DESCRIPTION OF THE TASK
Bring together every line in the data that includes "capacity".

RECORDS SHOWN
--- START ---

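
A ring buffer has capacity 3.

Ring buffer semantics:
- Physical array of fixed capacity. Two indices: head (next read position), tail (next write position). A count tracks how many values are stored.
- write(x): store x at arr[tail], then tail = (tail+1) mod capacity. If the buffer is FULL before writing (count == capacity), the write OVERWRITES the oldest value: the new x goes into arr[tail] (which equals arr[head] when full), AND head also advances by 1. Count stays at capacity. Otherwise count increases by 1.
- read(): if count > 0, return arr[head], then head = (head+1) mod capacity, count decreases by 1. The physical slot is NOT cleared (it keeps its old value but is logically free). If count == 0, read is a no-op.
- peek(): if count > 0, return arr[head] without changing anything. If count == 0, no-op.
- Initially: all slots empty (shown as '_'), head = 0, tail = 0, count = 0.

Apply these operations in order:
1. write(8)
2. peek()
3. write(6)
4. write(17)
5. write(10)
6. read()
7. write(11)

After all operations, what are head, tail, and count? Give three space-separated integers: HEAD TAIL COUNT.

Answer: 2 2 3

Derivation:
After op 1 (write(8)): arr=[8 _ _] head=0 tail=1 count=1
After op 2 (peek()): arr=[8 _ _] head=0 tail=1 count=1
After op 3 (write(6)): arr=[8 6 _] head=0 tail=2 count=2
After op 4 (write(17)): arr=[8 6 17] head=0 tail=0 count=3
After op 5 (write(10)): arr=[10 6 17] head=1 tail=1 count=3
After op 6 (read()): arr=[10 6 17] head=2 tail=1 count=2
After op 7 (write(11)): arr=[10 11 17] head=2 tail=2 count=3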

--- END ---

ANSWER TO THIS EXERCISE
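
A ring buffer has capacity 3.
- Physical array of fixed capacity. Two indices: head (next read position), tail (next write position). A count tracks how many values are stored.
- write(x): store x at arr[tail], then tail = (tail+1) mod capacity. If the buffer is FULL before writing (count == capacity), the write OVERWRITES the oldest value: the new x goes into arr[tail] (which equals arr[head] when full), AND head also advances by 1. Count stays at capacity. Otherwise count increases by 1.
- read(): if count > 0, return arr[head], then head = (head+1) mod capacity, count decreases by 1. The physical slot is NOT cleared (it keeps its old value but is logically free). If count == 0, read is a no-op.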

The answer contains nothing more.